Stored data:
════════════════

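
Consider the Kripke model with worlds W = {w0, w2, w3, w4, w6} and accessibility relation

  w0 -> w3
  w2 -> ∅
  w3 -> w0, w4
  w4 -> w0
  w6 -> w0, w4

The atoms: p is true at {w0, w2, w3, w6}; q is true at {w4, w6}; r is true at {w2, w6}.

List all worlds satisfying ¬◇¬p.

w0: ◇¬p is F. ✓
w2: ◇¬p is F. ✓
w3: ◇¬p is T. ✗
w4: ◇¬p is F. ✓
w6: ◇¬p is T. ✗

{w0, w2, w4}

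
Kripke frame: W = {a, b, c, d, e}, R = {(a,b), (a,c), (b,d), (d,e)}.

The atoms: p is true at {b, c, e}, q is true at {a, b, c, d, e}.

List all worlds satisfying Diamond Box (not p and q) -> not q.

{b, c, e}

a: Diamond Box (not p and q) is T, not q is F. ✗
b: Diamond Box (not p and q) is F, not q is F. ✓
c: Diamond Box (not p and q) is F, not q is F. ✓
d: Diamond Box (not p and q) is T, not q is F. ✗
e: Diamond Box (not p and q) is F, not q is F. ✓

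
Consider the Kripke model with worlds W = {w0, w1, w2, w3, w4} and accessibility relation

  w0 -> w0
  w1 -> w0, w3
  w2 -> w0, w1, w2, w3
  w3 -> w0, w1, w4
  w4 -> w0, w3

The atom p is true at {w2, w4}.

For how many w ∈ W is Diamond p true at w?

2

w0: successors {w0}; p there: w0:F. ✗
w1: successors {w0, w3}; p there: w0:F, w3:F. ✗
w2: successors {w0, w1, w2, w3}; p there: w0:F, w1:F, w2:T, w3:F. ✓
w3: successors {w0, w1, w4}; p there: w0:F, w1:F, w4:T. ✓
w4: successors {w0, w3}; p there: w0:F, w3:F. ✗
Satisfying worlds: {w2, w3}.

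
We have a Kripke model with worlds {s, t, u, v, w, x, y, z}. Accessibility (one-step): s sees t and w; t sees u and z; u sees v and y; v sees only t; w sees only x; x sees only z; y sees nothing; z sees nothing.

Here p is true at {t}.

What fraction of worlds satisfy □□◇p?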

════════════════

Print the lines of the entries, exactly, from the one containing "w4 -> w0, w3" down to the final line, and leave out all the others.

* **Solution to this task**
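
  w4 -> w0, w3

The atom p is true at {w2, w4}.

For how many w ∈ W is Diamond p true at w?

2

w0: successors {w0}; p there: w0:F. ✗
w1: successors {w0, w3}; p there: w0:F, w3:F. ✗
w2: successors {w0, w1, w2, w3}; p there: w0:F, w1:F, w2:T, w3:F. ✓
w3: successors {w0, w1, w4}; p there: w0:F, w1:F, w4:T. ✓
w4: successors {w0, w3}; p there: w0:F, w3:F. ✗
Satisfying worlds: {w2, w3}.

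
We have a Kripke model with worlds {s, t, u, v, w, x, y, z}. Accessibility (one-step): s sees t and w; t sees u and z; u sees v and y; v sees only t; w sees only x; x sees only z; y sees nothing; z sees nothing.

Here p is true at {t}.

What fraction of worlds satisfy □□◇p?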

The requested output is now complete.